## Work request
Write the full listing out again, keeping every line exactly as it is.

## Listed entries
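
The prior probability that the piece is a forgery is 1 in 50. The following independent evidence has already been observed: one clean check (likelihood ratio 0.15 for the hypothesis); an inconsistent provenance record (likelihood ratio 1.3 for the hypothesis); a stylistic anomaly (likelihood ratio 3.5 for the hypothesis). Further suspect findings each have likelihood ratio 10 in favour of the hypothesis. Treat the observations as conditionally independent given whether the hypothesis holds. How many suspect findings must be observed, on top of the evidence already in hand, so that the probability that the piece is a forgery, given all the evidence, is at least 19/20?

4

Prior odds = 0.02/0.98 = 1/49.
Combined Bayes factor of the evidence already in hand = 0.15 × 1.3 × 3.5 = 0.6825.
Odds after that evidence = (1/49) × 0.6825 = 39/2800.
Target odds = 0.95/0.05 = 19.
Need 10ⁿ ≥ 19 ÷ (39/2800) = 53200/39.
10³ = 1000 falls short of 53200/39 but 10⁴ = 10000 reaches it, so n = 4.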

## Output of the exercise
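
The prior probability that the piece is a forgery is 1 in 50. The following independent evidence has already been observed: one clean check (likelihood ratio 0.15 for the hypothesis); an inconsistent provenance record (likelihood ratio 1.3 for the hypothesis); a stylistic anomaly (likelihood ratio 3.5 for the hypothesis). Further suspect findings each have likelihood ratio 10 in favour of the hypothesis. Treat the observations as conditionally independent given whether the hypothesis holds. How many suspect findings must be observed, on top of the evidence already in hand, so that the probability that the piece is a forgery, given all the evidence, is at least 19/20?

4

Prior odds = 0.02/0.98 = 1/49.
Combined Bayes factor of the evidence already in hand = 0.15 × 1.3 × 3.5 = 0.6825.
Odds after that evidence = (1/49) × 0.6825 = 39/2800.
Target odds = 0.95/0.05 = 19.
Need 10ⁿ ≥ 19 ÷ (39/2800) = 53200/39.
10³ = 1000 falls short of 53200/39 but 10⁴ = 10000 reaches it, so n = 4.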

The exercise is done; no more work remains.